Exercise brief: Make an exact copy of all the records.
[[ Records for processing, beginning ]]
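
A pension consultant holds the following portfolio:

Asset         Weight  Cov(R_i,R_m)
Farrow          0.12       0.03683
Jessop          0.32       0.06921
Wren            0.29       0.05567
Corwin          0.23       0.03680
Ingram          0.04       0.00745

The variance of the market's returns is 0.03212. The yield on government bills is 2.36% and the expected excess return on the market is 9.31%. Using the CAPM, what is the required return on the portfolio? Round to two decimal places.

17.28%

β_Farrow = 0.03683 / 0.03212 = 1.1466
β_Jessop = 0.06921 / 0.03212 = 2.1547
β_Wren = 0.05567 / 0.03212 = 1.7332
β_Corwin = 0.03680 / 0.03212 = 1.1457
β_Ingram = 0.00745 / 0.03212 = 0.2319
β_P = Σ w_i β_i = 0.12×1.1466 + 0.32×2.1547 + 0.29×1.7332 + 0.23×1.1457 + 0.04×0.2319 = 1.6025
E(R_P) = R_f + β_P × MRP = 2.36% + 1.6025 × 9.31% = 17.28%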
[[ Records for processing, end ]]
Your response:
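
A pension consultant holds the following portfolio:

Asset         Weight  Cov(R_i,R_m)
Farrow          0.12       0.03683
Jessop          0.32       0.06921
Wren            0.29       0.05567
Corwin          0.23       0.03680
Ingram          0.04       0.00745

The variance of the market's returns is 0.03212. The yield on government bills is 2.36% and the expected excess return on the market is 9.31%. Using the CAPM, what is the required return on the portfolio? Round to two decimal places.

17.28%

β_Farrow = 0.03683 / 0.03212 = 1.1466
β_Jessop = 0.06921 / 0.03212 = 2.1547
β_Wren = 0.05567 / 0.03212 = 1.7332
β_Corwin = 0.03680 / 0.03212 = 1.1457
β_Ingram = 0.00745 / 0.03212 = 0.2319
β_P = Σ w_i β_i = 0.12×1.1466 + 0.32×2.1547 + 0.29×1.7332 + 0.23×1.1457 + 0.04×0.2319 = 1.6025
E(R_P) = R_f + β_P × MRP = 2.36% + 1.6025 × 9.31% = 17.28%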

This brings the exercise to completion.